WORK ORDER | Output the full set of records exactly.

Data excerpts
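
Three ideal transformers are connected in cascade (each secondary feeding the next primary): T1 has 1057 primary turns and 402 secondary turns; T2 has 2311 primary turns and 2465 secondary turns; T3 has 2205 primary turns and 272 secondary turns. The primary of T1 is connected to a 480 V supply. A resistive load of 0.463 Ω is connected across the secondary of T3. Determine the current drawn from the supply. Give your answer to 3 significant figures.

Secondary of T1: V = 480.00 × 402/1057 = 182.55 V.
Secondary of T2: V = 182.55 × 2465/2311 = 194.72 V.
Secondary of T3: V = 194.72 × 272/2205 = 24.020 V.
I_load = 24.020/0.463 = 51.879 A, so P_out = 24.020 × 51.879 = 1246.1 W.
All ideal ⇒ P_in = P_out, so I_supply = 1246.1/480 = 2.60 A.

I_supply ≈ 2.60 A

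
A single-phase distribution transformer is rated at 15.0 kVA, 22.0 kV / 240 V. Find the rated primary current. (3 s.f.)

I_p ≈ 0.682 A

I_p = S/V_p = 15000/22000 = 0.682 A.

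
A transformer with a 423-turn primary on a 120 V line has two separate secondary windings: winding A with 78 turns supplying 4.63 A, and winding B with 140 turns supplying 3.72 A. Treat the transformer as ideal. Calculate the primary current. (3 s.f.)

V_A = 120 × 78/423 = 22.128 V; V_B = 120 × 140/423 = 39.716 V.
P_out = V_A I_A + V_B I_B = 22.128×4.63 + 39.716×3.72 = 102.45 + 147.74 = 250.20 W.
Ideal ⇒ P_in = P_out, so I_p = P_out/V_p = 250.20/120 = 2.08 A.

I_p ≈ 2.08 A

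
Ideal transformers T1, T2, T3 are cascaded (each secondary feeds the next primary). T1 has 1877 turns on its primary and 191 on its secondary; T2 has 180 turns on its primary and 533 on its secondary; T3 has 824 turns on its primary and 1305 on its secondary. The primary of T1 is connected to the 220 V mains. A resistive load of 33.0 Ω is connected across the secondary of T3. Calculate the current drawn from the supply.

I_supply ≈ 1.52 A

After T1: V = 220.00 × 191/1877 = 22.387 V.
After T2: V = 22.387 × 533/180 = 66.290 V.
After T3: V = 66.290 × 1305/824 = 104.99 V.
I_load = 104.99/33.0 = 3.1814 A, so P_out = 104.99 × 3.1814 = 334.00 W.
All ideal ⇒ P_in = P_out, so I_supply = 334.00/220 = 1.52 A.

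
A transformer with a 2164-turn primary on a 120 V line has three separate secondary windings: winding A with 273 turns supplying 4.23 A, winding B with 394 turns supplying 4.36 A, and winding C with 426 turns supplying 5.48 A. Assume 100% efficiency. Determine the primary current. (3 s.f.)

V_A = 120 × 273/2164 = 15.139 V; V_B = 120 × 394/2164 = 21.848 V; V_C = 120 × 426/2164 = 23.623 V.
P_out = V_A I_A + V_B I_B + V_C I_C = 15.139×4.23 + 21.848×4.36 + 23.623×5.48 = 64.036 + 95.259 + 129.45 = 288.75 W.
Ideal ⇒ P_in = P_out, so I_p = P_out/V_p = 288.75/120 = 2.41 A.

I_p ≈ 2.41 A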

RESPONSE BOX |
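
Three ideal transformers are connected in cascade (each secondary feeding the next primary): T1 has 1057 primary turns and 402 secondary turns; T2 has 2311 primary turns and 2465 secondary turns; T3 has 2205 primary turns and 272 secondary turns. The primary of T1 is connected to a 480 V supply. A resistive load of 0.463 Ω is connected across the secondary of T3. Determine the current drawn from the supply. Give your answer to 3 significant figures.

Secondary of T1: V = 480.00 × 402/1057 = 182.55 V.
Secondary of T2: V = 182.55 × 2465/2311 = 194.72 V.
Secondary of T3: V = 194.72 × 272/2205 = 24.020 V.
I_load = 24.020/0.463 = 51.879 A, so P_out = 24.020 × 51.879 = 1246.1 W.
All ideal ⇒ P_in = P_out, so I_supply = 1246.1/480 = 2.60 A.

I_supply ≈ 2.60 A

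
A single-phase distribution transformer is rated at 15.0 kVA, 22.0 kV / 240 V. Find the rated primary current. (3 s.f.)

I_p ≈ 0.682 A

I_p = S/V_p = 15000/22000 = 0.682 A.

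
A transformer with a 423-turn primary on a 120 V line has two separate secondary windings: winding A with 78 turns supplying 4.63 A, and winding B with 140 turns supplying 3.72 A. Treat the transformer as ideal. Calculate the primary current. (3 s.f.)

V_A = 120 × 78/423 = 22.128 V; V_B = 120 × 140/423 = 39.716 V.
P_out = V_A I_A + V_B I_B = 22.128×4.63 + 39.716×3.72 = 102.45 + 147.74 = 250.20 W.
Ideal ⇒ P_in = P_out, so I_p = P_out/V_p = 250.20/120 = 2.08 A.

I_p ≈ 2.08 A

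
Ideal transformers T1, T2, T3 are cascaded (each secondary feeds the next primary). T1 has 1877 turns on its primary and 191 on its secondary; T2 has 180 turns on its primary and 533 on its secondary; T3 has 824 turns on its primary and 1305 on its secondary. The primary of T1 is connected to the 220 V mains. A resistive load of 33.0 Ω is connected across the secondary of T3. Calculate the current drawn from the supply.

I_supply ≈ 1.52 A

After T1: V = 220.00 × 191/1877 = 22.387 V.
After T2: V = 22.387 × 533/180 = 66.290 V.
After T3: V = 66.290 × 1305/824 = 104.99 V.
I_load = 104.99/33.0 = 3.1814 A, so P_out = 104.99 × 3.1814 = 334.00 W.
All ideal ⇒ P_in = P_out, so I_supply = 334.00/220 = 1.52 A.

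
A transformer with a 2164-turn primary on a 120 V line has three separate secondary windings: winding A with 273 turns supplying 4.23 A, winding B with 394 turns supplying 4.36 A, and winding C with 426 turns supplying 5.48 A. Assume 100% efficiency. Determine the primary current. (3 s.f.)

V_A = 120 × 273/2164 = 15.139 V; V_B = 120 × 394/2164 = 21.848 V; V_C = 120 × 426/2164 = 23.623 V.
P_out = V_A I_A + V_B I_B + V_C I_C = 15.139×4.23 + 21.848×4.36 + 23.623×5.48 = 64.036 + 95.259 + 129.45 = 288.75 W.
Ideal ⇒ P_in = P_out, so I_p = P_out/V_p = 288.75/120 = 2.41 A.

I_p ≈ 2.41 A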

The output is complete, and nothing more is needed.